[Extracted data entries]

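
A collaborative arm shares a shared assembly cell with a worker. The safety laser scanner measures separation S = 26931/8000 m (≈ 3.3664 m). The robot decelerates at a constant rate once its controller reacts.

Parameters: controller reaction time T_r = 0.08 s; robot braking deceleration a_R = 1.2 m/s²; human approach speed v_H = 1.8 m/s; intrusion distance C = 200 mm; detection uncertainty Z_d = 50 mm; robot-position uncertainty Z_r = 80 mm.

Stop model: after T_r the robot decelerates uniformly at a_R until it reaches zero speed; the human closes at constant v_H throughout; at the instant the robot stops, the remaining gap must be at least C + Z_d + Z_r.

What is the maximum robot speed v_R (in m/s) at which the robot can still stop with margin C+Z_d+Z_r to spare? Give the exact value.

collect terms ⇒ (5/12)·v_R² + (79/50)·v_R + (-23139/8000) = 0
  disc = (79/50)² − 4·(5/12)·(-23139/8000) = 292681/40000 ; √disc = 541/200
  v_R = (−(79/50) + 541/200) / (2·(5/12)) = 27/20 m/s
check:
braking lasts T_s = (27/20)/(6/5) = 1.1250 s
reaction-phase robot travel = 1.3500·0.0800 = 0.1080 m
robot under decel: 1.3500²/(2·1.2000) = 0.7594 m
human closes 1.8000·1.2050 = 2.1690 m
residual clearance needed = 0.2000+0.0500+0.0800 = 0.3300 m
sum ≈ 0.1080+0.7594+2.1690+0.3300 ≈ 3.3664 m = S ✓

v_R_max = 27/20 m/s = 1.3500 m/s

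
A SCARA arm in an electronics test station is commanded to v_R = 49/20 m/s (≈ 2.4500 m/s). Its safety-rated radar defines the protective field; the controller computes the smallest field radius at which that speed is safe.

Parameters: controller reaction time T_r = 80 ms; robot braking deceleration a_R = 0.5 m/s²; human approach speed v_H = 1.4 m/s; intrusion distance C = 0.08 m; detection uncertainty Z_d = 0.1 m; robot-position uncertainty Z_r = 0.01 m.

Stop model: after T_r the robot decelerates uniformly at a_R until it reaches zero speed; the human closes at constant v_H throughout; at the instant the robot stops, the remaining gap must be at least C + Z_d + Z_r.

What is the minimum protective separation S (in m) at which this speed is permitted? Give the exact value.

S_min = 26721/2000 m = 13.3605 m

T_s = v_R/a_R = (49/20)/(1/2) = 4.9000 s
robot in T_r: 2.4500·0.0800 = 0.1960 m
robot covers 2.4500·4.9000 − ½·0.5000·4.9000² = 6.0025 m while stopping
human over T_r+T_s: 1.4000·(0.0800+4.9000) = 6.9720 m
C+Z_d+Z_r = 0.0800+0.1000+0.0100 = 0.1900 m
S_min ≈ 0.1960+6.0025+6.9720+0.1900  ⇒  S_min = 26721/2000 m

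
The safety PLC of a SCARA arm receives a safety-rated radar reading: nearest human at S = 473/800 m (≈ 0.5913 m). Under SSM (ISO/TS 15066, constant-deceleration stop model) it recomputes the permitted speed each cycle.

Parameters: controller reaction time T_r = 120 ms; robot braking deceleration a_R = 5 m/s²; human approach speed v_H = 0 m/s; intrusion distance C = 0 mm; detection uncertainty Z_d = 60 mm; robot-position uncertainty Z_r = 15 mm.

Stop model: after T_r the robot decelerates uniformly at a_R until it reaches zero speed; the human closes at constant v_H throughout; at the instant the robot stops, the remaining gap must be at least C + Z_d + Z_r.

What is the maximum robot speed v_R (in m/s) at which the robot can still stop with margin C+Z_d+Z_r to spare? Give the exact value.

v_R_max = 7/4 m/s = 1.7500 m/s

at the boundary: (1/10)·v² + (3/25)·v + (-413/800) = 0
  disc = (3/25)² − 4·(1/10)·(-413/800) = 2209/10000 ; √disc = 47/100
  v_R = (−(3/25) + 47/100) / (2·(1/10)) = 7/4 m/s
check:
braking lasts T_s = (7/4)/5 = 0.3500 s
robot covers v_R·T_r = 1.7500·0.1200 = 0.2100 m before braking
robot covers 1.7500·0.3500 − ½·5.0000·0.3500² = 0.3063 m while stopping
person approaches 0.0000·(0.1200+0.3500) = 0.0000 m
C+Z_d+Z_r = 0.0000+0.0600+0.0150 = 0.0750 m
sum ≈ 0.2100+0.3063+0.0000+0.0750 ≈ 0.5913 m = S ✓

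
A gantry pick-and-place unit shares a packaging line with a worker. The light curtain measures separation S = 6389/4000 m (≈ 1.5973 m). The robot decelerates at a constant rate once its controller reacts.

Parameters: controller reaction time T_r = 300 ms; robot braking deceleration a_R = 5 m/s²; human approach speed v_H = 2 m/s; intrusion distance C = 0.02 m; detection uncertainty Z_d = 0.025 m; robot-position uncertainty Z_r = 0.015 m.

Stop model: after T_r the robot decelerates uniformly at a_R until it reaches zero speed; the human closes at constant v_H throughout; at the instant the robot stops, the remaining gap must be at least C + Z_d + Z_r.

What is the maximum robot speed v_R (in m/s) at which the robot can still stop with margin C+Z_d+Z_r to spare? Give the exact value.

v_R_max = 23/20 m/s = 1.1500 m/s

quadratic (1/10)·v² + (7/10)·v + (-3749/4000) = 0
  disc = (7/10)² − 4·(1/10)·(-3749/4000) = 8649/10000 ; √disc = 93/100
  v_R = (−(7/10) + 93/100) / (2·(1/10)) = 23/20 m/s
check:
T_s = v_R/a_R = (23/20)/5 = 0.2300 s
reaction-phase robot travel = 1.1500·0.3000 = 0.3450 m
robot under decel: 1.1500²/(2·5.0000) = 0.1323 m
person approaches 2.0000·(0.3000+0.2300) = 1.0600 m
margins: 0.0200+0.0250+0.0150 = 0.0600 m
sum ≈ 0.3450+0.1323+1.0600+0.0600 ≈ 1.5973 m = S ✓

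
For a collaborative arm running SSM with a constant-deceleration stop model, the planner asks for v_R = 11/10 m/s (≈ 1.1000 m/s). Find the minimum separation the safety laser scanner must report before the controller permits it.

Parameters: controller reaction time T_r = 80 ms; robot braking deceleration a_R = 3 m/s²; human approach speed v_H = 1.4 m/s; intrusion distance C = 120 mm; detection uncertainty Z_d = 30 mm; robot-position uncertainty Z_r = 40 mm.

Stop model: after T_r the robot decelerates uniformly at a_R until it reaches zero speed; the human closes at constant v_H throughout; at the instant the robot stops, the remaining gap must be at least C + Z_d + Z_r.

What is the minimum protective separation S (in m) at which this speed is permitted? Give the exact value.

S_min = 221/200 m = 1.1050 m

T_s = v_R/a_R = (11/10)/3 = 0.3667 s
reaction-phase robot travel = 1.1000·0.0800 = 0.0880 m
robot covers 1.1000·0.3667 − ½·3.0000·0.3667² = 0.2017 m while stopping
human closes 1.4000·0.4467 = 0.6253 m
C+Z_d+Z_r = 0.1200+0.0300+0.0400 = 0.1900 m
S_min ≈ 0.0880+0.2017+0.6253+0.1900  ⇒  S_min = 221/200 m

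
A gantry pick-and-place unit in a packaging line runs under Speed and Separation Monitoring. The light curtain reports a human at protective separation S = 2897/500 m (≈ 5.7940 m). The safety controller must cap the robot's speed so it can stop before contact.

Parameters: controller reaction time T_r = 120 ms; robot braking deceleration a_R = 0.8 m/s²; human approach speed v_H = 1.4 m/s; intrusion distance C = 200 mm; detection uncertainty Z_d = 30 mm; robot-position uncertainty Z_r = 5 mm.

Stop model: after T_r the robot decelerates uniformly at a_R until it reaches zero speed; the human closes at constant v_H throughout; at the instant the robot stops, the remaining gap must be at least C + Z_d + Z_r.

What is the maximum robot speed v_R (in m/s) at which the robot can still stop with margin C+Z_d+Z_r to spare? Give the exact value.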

§ EXERCISE DIRECTIONS: Output the data once more, exactly as it appears above.

§ TASK SOLUTION:
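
A collaborative arm shares a shared assembly cell with a worker. The safety laser scanner measures separation S = 26931/8000 m (≈ 3.3664 m). The robot decelerates at a constant rate once its controller reacts.

Parameters: controller reaction time T_r = 0.08 s; robot braking deceleration a_R = 1.2 m/s²; human approach speed v_H = 1.8 m/s; intrusion distance C = 200 mm; detection uncertainty Z_d = 50 mm; robot-position uncertainty Z_r = 80 mm.

Stop model: after T_r the robot decelerates uniformly at a_R until it reaches zero speed; the human closes at constant v_H throughout; at the instant the robot stops, the remaining gap must be at least C + Z_d + Z_r.

What is the maximum robot speed v_R (in m/s) at which the robot can still stop with margin C+Z_d+Z_r to spare? Give the exact value.

collect terms ⇒ (5/12)·v_R² + (79/50)·v_R + (-23139/8000) = 0
  disc = (79/50)² − 4·(5/12)·(-23139/8000) = 292681/40000 ; √disc = 541/200
  v_R = (−(79/50) + 541/200) / (2·(5/12)) = 27/20 m/s
check:
braking lasts T_s = (27/20)/(6/5) = 1.1250 s
reaction-phase robot travel = 1.3500·0.0800 = 0.1080 m
robot under decel: 1.3500²/(2·1.2000) = 0.7594 m
human closes 1.8000·1.2050 = 2.1690 m
residual clearance needed = 0.2000+0.0500+0.0800 = 0.3300 m
sum ≈ 0.1080+0.7594+2.1690+0.3300 ≈ 3.3664 m = S ✓

v_R_max = 27/20 m/s = 1.3500 m/s

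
A SCARA arm in an electronics test station is commanded to v_R = 49/20 m/s (≈ 2.4500 m/s). Its safety-rated radar defines the protective field; the controller computes the smallest field radius at which that speed is safe.

Parameters: controller reaction time T_r = 80 ms; robot braking deceleration a_R = 0.5 m/s²; human approach speed v_H = 1.4 m/s; intrusion distance C = 0.08 m; detection uncertainty Z_d = 0.1 m; robot-position uncertainty Z_r = 0.01 m.

Stop model: after T_r the robot decelerates uniformly at a_R until it reaches zero speed; the human closes at constant v_H throughout; at the instant the robot stops, the remaining gap must be at least C + Z_d + Z_r.

What is the minimum protective separation S (in m) at which this speed is permitted? Give the exact value.

S_min = 26721/2000 m = 13.3605 m

T_s = v_R/a_R = (49/20)/(1/2) = 4.9000 s
robot in T_r: 2.4500·0.0800 = 0.1960 m
robot covers 2.4500·4.9000 − ½·0.5000·4.9000² = 6.0025 m while stopping
human over T_r+T_s: 1.4000·(0.0800+4.9000) = 6.9720 m
C+Z_d+Z_r = 0.0800+0.1000+0.0100 = 0.1900 m
S_min ≈ 0.1960+6.0025+6.9720+0.1900  ⇒  S_min = 26721/2000 m

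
The safety PLC of a SCARA arm receives a safety-rated radar reading: nearest human at S = 473/800 m (≈ 0.5913 m). Under SSM (ISO/TS 15066, constant-deceleration stop model) it recomputes the permitted speed each cycle.

Parameters: controller reaction time T_r = 120 ms; robot braking deceleration a_R = 5 m/s²; human approach speed v_H = 0 m/s; intrusion distance C = 0 mm; detection uncertainty Z_d = 60 mm; robot-position uncertainty Z_r = 15 mm.

Stop model: after T_r the robot decelerates uniformly at a_R until it reaches zero speed; the human closes at constant v_H throughout; at the instant the robot stops, the remaining gap must be at least C + Z_d + Z_r.

What is the maximum robot speed v_R (in m/s) at which the robot can still stop with margin C+Z_d+Z_r to spare? Give the exact value.

v_R_max = 7/4 m/s = 1.7500 m/s

at the boundary: (1/10)·v² + (3/25)·v + (-413/800) = 0
  disc = (3/25)² − 4·(1/10)·(-413/800) = 2209/10000 ; √disc = 47/100
  v_R = (−(3/25) + 47/100) / (2·(1/10)) = 7/4 m/s
check:
braking lasts T_s = (7/4)/5 = 0.3500 s
robot covers v_R·T_r = 1.7500·0.1200 = 0.2100 m before braking
robot covers 1.7500·0.3500 − ½·5.0000·0.3500² = 0.3063 m while stopping
person approaches 0.0000·(0.1200+0.3500) = 0.0000 m
C+Z_d+Z_r = 0.0000+0.0600+0.0150 = 0.0750 m
sum ≈ 0.2100+0.3063+0.0000+0.0750 ≈ 0.5913 m = S ✓

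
A gantry pick-and-place unit shares a packaging line with a worker. The light curtain measures separation S = 6389/4000 m (≈ 1.5973 m). The robot decelerates at a constant rate once its controller reacts.

Parameters: controller reaction time T_r = 300 ms; robot braking deceleration a_R = 5 m/s²; human approach speed v_H = 2 m/s; intrusion distance C = 0.02 m; detection uncertainty Z_d = 0.025 m; robot-position uncertainty Z_r = 0.015 m.

Stop model: after T_r the robot decelerates uniformly at a_R until it reaches zero speed; the human closes at constant v_H throughout; at the instant the robot stops, the remaining gap must be at least C + Z_d + Z_r.

What is the maximum robot speed v_R (in m/s) at which the robot can still stop with margin C+Z_d+Z_r to spare? Give the exact value.

v_R_max = 23/20 m/s = 1.1500 m/s

quadratic (1/10)·v² + (7/10)·v + (-3749/4000) = 0
  disc = (7/10)² − 4·(1/10)·(-3749/4000) = 8649/10000 ; √disc = 93/100
  v_R = (−(7/10) + 93/100) / (2·(1/10)) = 23/20 m/s
check:
T_s = v_R/a_R = (23/20)/5 = 0.2300 s
reaction-phase robot travel = 1.1500·0.3000 = 0.3450 m
robot under decel: 1.1500²/(2·5.0000) = 0.1323 m
person approaches 2.0000·(0.3000+0.2300) = 1.0600 m
margins: 0.0200+0.0250+0.0150 = 0.0600 m
sum ≈ 0.3450+0.1323+1.0600+0.0600 ≈ 1.5973 m = S ✓

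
For a collaborative arm running SSM with a constant-deceleration stop model, the planner asks for v_R = 11/10 m/s (≈ 1.1000 m/s). Find the minimum separation the safety laser scanner must report before the controller permits it.

Parameters: controller reaction time T_r = 80 ms; robot braking deceleration a_R = 3 m/s²; human approach speed v_H = 1.4 m/s; intrusion distance C = 120 mm; detection uncertainty Z_d = 30 mm; robot-position uncertainty Z_r = 40 mm.

Stop model: after T_r the robot decelerates uniformly at a_R until it reaches zero speed; the human closes at constant v_H throughout; at the instant the robot stops, the remaining gap must be at least C + Z_d + Z_r.

What is the minimum protective separation S (in m) at which this speed is permitted? Give the exact value.

S_min = 221/200 m = 1.1050 m

T_s = v_R/a_R = (11/10)/3 = 0.3667 s
reaction-phase robot travel = 1.1000·0.0800 = 0.0880 m
robot covers 1.1000·0.3667 − ½·3.0000·0.3667² = 0.2017 m while stopping
human closes 1.4000·0.4467 = 0.6253 m
C+Z_d+Z_r = 0.1200+0.0300+0.0400 = 0.1900 m
S_min ≈ 0.0880+0.2017+0.6253+0.1900  ⇒  S_min = 221/200 m

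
A gantry pick-and-place unit in a packaging line runs under Speed and Separation Monitoring. The light curtain reports a human at protective separation S = 2897/500 m (≈ 5.7940 m). The safety controller must cap the robot's speed so it can stop before contact.

Parameters: controller reaction time T_r = 120 ms; robot braking deceleration a_R = 0.8 m/s²; human approach speed v_H = 1.4 m/s; intrusion distance C = 200 mm; detection uncertainty Z_d = 30 mm; robot-position uncertainty Z_r = 5 mm.

Stop model: after T_r the robot decelerates uniformly at a_R until it reaches zero speed; the human closes at constant v_H throughout; at the instant the robot stops, the remaining gap must be at least C + Z_d + Z_r.

What is the maximum robot speed v_R (in m/s) at which the robot can still stop with margin C+Z_d+Z_r to spare? Give the exact value.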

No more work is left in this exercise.